[Entries taken from a collection]
######

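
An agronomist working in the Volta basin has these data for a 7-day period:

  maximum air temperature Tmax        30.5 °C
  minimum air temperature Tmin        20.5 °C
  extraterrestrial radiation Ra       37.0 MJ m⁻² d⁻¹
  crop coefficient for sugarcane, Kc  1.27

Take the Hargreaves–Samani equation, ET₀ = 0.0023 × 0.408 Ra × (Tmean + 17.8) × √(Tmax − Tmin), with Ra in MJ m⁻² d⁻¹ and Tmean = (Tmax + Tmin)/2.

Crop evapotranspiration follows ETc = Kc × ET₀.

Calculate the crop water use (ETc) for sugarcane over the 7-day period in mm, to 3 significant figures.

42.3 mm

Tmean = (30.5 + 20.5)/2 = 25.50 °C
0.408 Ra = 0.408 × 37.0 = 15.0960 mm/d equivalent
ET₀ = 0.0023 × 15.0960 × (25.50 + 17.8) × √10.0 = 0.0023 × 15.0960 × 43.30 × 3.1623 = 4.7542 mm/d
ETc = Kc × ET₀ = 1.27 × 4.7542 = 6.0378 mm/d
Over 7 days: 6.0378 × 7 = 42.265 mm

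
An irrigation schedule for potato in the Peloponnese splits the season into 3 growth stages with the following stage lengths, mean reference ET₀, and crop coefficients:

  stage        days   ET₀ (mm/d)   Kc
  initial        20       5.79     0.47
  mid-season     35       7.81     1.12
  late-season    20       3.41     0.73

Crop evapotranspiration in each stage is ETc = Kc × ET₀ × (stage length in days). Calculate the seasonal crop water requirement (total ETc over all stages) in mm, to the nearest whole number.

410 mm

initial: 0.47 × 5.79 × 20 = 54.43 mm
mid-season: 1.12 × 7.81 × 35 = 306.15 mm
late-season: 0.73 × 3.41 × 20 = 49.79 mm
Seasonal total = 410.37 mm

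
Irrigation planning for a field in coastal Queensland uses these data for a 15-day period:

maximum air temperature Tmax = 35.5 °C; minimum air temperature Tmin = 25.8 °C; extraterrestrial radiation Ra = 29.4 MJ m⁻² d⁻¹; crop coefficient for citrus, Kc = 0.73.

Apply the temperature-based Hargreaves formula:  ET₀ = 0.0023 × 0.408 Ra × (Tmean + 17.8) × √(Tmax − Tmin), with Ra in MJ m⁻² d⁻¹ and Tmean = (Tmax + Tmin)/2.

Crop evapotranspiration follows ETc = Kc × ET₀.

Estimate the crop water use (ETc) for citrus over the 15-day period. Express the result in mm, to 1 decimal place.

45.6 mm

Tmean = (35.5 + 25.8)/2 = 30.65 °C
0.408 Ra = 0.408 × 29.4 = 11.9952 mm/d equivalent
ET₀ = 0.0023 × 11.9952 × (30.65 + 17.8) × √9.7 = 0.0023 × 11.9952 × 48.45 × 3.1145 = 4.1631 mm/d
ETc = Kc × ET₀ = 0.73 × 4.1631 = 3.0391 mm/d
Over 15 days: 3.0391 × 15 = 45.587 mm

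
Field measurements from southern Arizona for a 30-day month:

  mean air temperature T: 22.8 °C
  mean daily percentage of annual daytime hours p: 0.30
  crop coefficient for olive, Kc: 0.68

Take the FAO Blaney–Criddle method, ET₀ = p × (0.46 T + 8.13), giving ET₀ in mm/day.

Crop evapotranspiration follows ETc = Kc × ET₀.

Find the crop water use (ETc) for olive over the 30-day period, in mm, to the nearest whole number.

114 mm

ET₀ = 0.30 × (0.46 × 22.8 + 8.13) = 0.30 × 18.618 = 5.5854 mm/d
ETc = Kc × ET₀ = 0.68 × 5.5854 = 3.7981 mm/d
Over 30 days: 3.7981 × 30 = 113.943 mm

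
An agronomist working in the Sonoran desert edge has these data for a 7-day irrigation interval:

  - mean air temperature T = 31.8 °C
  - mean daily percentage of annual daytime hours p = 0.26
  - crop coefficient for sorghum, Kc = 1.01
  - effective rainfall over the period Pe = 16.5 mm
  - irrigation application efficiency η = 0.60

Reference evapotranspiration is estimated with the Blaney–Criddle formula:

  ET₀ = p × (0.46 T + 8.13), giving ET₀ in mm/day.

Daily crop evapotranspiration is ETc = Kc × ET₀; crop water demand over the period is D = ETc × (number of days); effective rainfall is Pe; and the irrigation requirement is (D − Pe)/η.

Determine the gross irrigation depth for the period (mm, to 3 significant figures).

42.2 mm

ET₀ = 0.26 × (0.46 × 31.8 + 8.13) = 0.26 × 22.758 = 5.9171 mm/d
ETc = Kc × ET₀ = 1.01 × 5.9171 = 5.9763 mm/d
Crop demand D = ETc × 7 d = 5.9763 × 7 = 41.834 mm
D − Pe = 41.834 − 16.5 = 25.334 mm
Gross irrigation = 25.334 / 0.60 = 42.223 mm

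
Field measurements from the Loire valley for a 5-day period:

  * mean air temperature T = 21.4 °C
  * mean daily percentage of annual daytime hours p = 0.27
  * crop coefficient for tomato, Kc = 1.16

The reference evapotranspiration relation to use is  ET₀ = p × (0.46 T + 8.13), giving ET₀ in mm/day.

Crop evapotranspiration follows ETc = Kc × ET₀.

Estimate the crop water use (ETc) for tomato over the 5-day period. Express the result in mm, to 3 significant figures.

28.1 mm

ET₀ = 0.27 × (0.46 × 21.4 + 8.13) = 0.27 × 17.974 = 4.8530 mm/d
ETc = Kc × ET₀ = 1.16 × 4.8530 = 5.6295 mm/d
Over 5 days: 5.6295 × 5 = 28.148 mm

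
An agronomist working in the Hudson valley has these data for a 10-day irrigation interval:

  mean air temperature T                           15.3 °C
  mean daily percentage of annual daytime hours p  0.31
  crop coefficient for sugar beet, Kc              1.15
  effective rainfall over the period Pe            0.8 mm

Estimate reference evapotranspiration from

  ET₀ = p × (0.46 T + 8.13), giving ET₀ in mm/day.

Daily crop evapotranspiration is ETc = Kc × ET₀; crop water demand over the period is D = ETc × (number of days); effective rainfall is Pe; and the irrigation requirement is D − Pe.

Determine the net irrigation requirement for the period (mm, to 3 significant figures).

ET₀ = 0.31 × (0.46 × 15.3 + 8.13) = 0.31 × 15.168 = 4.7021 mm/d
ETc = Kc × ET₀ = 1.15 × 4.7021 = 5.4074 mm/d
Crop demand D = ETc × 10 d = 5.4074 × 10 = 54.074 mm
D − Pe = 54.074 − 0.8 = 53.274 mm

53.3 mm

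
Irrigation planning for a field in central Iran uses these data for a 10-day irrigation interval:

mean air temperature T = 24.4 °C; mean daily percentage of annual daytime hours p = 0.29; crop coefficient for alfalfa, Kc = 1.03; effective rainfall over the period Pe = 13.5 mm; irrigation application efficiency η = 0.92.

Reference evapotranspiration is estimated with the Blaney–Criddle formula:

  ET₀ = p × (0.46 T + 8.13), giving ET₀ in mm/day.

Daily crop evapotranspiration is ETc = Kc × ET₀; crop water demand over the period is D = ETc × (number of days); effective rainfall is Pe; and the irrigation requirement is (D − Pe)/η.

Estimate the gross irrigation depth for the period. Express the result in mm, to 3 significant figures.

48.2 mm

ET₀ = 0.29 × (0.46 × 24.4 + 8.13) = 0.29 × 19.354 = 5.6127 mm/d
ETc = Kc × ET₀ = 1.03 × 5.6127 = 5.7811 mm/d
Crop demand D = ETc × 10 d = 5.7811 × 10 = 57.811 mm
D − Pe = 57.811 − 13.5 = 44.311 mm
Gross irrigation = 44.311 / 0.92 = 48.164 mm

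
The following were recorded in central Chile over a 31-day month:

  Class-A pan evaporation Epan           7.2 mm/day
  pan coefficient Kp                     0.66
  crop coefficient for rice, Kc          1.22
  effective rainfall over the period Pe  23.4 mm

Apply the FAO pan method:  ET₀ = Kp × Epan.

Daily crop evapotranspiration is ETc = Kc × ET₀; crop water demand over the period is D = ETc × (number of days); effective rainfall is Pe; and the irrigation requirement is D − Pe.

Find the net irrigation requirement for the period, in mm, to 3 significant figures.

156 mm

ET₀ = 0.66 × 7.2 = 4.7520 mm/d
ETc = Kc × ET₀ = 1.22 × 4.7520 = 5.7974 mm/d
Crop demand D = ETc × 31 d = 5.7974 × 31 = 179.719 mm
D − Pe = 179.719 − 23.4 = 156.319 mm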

######

WORK REQUEST: State how many lines of the entries above include the string "planning". The reply is that number alone.

ANSWER TO THIS EXERCISE: 2